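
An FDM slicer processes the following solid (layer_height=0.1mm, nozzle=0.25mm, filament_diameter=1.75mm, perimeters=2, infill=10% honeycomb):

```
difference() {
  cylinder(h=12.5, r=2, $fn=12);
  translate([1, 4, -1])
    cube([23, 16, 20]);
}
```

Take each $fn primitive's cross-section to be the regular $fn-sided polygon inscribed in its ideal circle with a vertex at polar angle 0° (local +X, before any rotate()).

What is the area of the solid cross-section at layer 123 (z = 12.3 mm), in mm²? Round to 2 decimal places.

12.00 mm²

At z = 12.3 mm: the cylinder: section is a regular 12-gon, circumradius r=2 (area = (12/2)·2.000²·sin(360°/12) = 12.00 mm²); the cube at (1, 4) is present — its section is the full 23×16 rectangle (area 368.00 mm²); Subtracting the remaining from the first: starting from the r=2 cylinder (12.00 mm²), the 23×16 cube at (1, 4) misses the remaining region (no effect) — area = 12.00 mm². Overall, the cross-section is a single solid region. Net area = 12.00 mm².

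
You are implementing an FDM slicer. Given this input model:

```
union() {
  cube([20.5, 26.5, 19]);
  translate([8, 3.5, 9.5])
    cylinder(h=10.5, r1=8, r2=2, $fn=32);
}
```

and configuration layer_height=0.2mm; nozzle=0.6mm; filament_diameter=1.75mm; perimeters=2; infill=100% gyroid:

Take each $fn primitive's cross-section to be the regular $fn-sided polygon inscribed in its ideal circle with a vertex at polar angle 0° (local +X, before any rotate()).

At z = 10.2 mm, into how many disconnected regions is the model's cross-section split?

At z = 10.2 mm: the cube (footprint 20.5×26.5) is included at this height; the cone at (8, 3.5): at t=0.067 of its height the radius interpolates to r₁+(r₂−r₁)t = 7.600, giving a regular 32-gon of that circumradius; Merging all regions: the regions partially overlap (shared area 141.23 mm²), so overlapping operands fuse into one piece — 1 connected region. The result has 1 disconnected region.

1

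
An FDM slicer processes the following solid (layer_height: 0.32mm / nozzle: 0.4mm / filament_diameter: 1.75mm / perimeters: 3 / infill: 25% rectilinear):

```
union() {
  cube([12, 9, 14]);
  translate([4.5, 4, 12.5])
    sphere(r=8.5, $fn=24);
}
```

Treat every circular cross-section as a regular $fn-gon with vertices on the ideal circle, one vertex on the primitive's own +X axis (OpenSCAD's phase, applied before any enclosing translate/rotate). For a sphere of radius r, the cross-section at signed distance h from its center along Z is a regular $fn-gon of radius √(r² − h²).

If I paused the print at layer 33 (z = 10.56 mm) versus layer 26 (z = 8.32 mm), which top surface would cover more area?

Layer 33 (z = 10.56): the cube is present — its section is the full 12×9 rectangle (area 108.00 mm²); the sphere at (4.5, 4): section is a regular 24-gon, circumradius = √(r²−h²) = √(8.5²−1.94²) = 8.276 (area = (24/2)·8.276²·sin(360°/24) = 212.71 mm²); Merging all regions: the regions partially overlap — summed areas 320.71 mm² minus the doubly-counted overlap 107.20 mm² gives 213.51 mm² — area = 213.51 mm². So its area = 213.51 mm². Layer 26 (z = 8.32): the cube is present — its section is the full 12×9 rectangle (area 108.00 mm²); the r=8.5 sphere at (4.5, 4) slices to a regular 24-gon of circumradius 7.401 (√(r²−h²) with h=4.18 from center) (area = (24/2)·7.401²·sin(360°/24) = 170.13 mm²); Taking the union: the regions partially overlap — summed areas 278.13 mm² minus the doubly-counted overlap 102.14 mm² gives 175.99 mm² — area = 175.99 mm². So its area = 175.99 mm². Layer 33 is larger (213.51 vs 175.99 mm²).

layer 33 (z = 10.56 mm)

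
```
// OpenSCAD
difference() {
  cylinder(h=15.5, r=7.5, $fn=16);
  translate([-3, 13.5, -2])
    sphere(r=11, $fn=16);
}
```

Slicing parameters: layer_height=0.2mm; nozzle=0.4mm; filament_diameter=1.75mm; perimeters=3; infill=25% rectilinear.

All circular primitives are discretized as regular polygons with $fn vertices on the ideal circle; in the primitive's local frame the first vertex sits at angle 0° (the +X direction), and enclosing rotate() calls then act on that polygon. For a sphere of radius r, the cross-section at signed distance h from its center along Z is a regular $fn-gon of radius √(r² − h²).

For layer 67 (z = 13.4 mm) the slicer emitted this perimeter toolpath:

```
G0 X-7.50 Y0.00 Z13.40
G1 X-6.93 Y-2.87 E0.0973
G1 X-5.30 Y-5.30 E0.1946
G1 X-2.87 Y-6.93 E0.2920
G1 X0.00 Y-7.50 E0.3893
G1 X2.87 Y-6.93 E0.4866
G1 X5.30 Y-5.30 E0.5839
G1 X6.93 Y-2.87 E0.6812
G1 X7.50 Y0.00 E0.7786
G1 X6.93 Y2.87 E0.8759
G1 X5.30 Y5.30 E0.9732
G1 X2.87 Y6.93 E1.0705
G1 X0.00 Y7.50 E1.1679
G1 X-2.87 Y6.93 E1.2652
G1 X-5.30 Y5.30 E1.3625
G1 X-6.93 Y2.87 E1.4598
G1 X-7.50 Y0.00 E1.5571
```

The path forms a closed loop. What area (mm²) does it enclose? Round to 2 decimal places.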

■ ■ ■ ■

▶ [Exercise prompt] The entries need to be set down again in full, with no word changed.

▶ [Solved exercise]
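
An FDM slicer processes the following solid (layer_height=0.1mm, nozzle=0.25mm, filament_diameter=1.75mm, perimeters=2, infill=10% honeycomb):

```
difference() {
  cylinder(h=12.5, r=2, $fn=12);
  translate([1, 4, -1])
    cube([23, 16, 20]);
}
```

Take each $fn primitive's cross-section to be the regular $fn-sided polygon inscribed in its ideal circle with a vertex at polar angle 0° (local +X, before any rotate()).

What is the area of the solid cross-section at layer 123 (z = 12.3 mm), in mm²? Round to 2 decimal places.

12.00 mm²

At z = 12.3 mm: the cylinder: section is a regular 12-gon, circumradius r=2 (area = (12/2)·2.000²·sin(360°/12) = 12.00 mm²); the cube at (1, 4) is present — its section is the full 23×16 rectangle (area 368.00 mm²); Subtracting the remaining from the first: starting from the r=2 cylinder (12.00 mm²), the 23×16 cube at (1, 4) misses the remaining region (no effect) — area = 12.00 mm². Overall, the cross-section is a single solid region. Net area = 12.00 mm².

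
You are implementing an FDM slicer. Given this input model:

```
union() {
  cube([20.5, 26.5, 19]);
  translate([8, 3.5, 9.5])
    cylinder(h=10.5, r1=8, r2=2, $fn=32);
}
```

and configuration layer_height=0.2mm; nozzle=0.6mm; filament_diameter=1.75mm; perimeters=2; infill=100% gyroid:

Take each $fn primitive's cross-section to be the regular $fn-sided polygon inscribed in its ideal circle with a vertex at polar angle 0° (local +X, before any rotate()).

At z = 10.2 mm, into how many disconnected regions is the model's cross-section split?

At z = 10.2 mm: the cube (footprint 20.5×26.5) is included at this height; the cone at (8, 3.5): at t=0.067 of its height the radius interpolates to r₁+(r₂−r₁)t = 7.600, giving a regular 32-gon of that circumradius; Merging all regions: the regions partially overlap (shared area 141.23 mm²), so overlapping operands fuse into one piece — 1 connected region. The result has 1 disconnected region.

1

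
An FDM slicer processes the following solid (layer_height: 0.32mm / nozzle: 0.4mm / filament_diameter: 1.75mm / perimeters: 3 / infill: 25% rectilinear):

```
union() {
  cube([12, 9, 14]);
  translate([4.5, 4, 12.5])
    sphere(r=8.5, $fn=24);
}
```

Treat every circular cross-section as a regular $fn-gon with vertices on the ideal circle, one vertex on the primitive's own +X axis (OpenSCAD's phase, applied before any enclosing translate/rotate). For a sphere of radius r, the cross-section at signed distance h from its center along Z is a regular $fn-gon of radius √(r² − h²).

If I paused the print at layer 33 (z = 10.56 mm) versus layer 26 (z = 8.32 mm), which top surface would cover more area?

Layer 33 (z = 10.56): the cube is present — its section is the full 12×9 rectangle (area 108.00 mm²); the sphere at (4.5, 4): section is a regular 24-gon, circumradius = √(r²−h²) = √(8.5²−1.94²) = 8.276 (area = (24/2)·8.276²·sin(360°/24) = 212.71 mm²); Merging all regions: the regions partially overlap — summed areas 320.71 mm² minus the doubly-counted overlap 107.20 mm² gives 213.51 mm² — area = 213.51 mm². So its area = 213.51 mm². Layer 26 (z = 8.32): the cube is present — its section is the full 12×9 rectangle (area 108.00 mm²); the r=8.5 sphere at (4.5, 4) slices to a regular 24-gon of circumradius 7.401 (√(r²−h²) with h=4.18 from center) (area = (24/2)·7.401²·sin(360°/24) = 170.13 mm²); Taking the union: the regions partially overlap — summed areas 278.13 mm² minus the doubly-counted overlap 102.14 mm² gives 175.99 mm² — area = 175.99 mm². So its area = 175.99 mm². Layer 33 is larger (213.51 vs 175.99 mm²).

layer 33 (z = 10.56 mm)

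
```
// OpenSCAD
difference() {
  cylinder(h=15.5, r=7.5, $fn=16);
  translate([-3, 13.5, -2])
    sphere(r=11, $fn=16);
}
```

Slicing parameters: layer_height=0.2mm; nozzle=0.4mm; filament_diameter=1.75mm; perimeters=3; infill=25% rectilinear.

All circular primitives are discretized as regular polygons with $fn vertices on the ideal circle; in the primitive's local frame the first vertex sits at angle 0° (the +X direction), and enclosing rotate() calls then act on that polygon. For a sphere of radius r, the cross-section at signed distance h from its center along Z is a regular $fn-gon of radius √(r² − h²).

For layer 67 (z = 13.4 mm) the slicer emitted this perimeter toolpath:

```
G0 X-7.50 Y0.00 Z13.40
G1 X-6.93 Y-2.87 E0.0973
G1 X-5.30 Y-5.30 E0.1946
G1 X-2.87 Y-6.93 E0.2920
G1 X0.00 Y-7.50 E0.3893
G1 X2.87 Y-6.93 E0.4866
G1 X5.30 Y-5.30 E0.5839
G1 X6.93 Y-2.87 E0.6812
G1 X7.50 Y0.00 E0.7786
G1 X6.93 Y2.87 E0.8759
G1 X5.30 Y5.30 E0.9732
G1 X2.87 Y6.93 E1.0705
G1 X0.00 Y7.50 E1.1679
G1 X-2.87 Y6.93 E1.2652
G1 X-5.30 Y5.30 E1.3625
G1 X-6.93 Y2.87 E1.4598
G1 X-7.50 Y0.00 E1.5571
```

The path forms a closed loop. What area (mm²) does it enclose? Round to 2 decimal places.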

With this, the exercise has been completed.